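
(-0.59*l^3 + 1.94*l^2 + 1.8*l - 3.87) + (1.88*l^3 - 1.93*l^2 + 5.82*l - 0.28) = 1.29*l^3 + 0.01*l^2 + 7.62*l - 4.15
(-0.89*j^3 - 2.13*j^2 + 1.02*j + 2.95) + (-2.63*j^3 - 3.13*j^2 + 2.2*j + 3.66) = -3.52*j^3 - 5.26*j^2 + 3.22*j + 6.61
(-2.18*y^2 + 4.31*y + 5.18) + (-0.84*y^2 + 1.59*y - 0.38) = -3.02*y^2 + 5.9*y + 4.8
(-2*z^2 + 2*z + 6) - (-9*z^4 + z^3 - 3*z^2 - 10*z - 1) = 9*z^4 - z^3 + z^2 + 12*z + 7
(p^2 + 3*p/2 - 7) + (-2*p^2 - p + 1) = -p^2 + p/2 - 6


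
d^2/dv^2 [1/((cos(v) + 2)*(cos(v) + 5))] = (-4*sin(v)^4 + 11*sin(v)^2 + 385*cos(v)/4 - 21*cos(3*v)/4 + 71)/((cos(v) + 2)^3*(cos(v) + 5)^3)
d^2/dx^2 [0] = 0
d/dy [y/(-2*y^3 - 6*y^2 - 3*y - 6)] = 2*(2*y^3 + 3*y^2 - 3)/(4*y^6 + 24*y^5 + 48*y^4 + 60*y^3 + 81*y^2 + 36*y + 36)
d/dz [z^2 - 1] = 2*z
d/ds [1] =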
§
Work instructions
Only the lines from the one holding "d^2/dv^2 [1/((cos(v) +" through the end of the listing should appear in the response, each restated exactly.

Answer box
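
d^2/dv^2 [1/((cos(v) + 2)*(cos(v) + 5))] = (-4*sin(v)^4 + 11*sin(v)^2 + 385*cos(v)/4 - 21*cos(3*v)/4 + 71)/((cos(v) + 2)^3*(cos(v) + 5)^3)
d^2/dx^2 [0] = 0
d/dy [y/(-2*y^3 - 6*y^2 - 3*y - 6)] = 2*(2*y^3 + 3*y^2 - 3)/(4*y^6 + 24*y^5 + 48*y^4 + 60*y^3 + 81*y^2 + 36*y + 36)
d/dz [z^2 - 1] = 2*z
d/ds [1] =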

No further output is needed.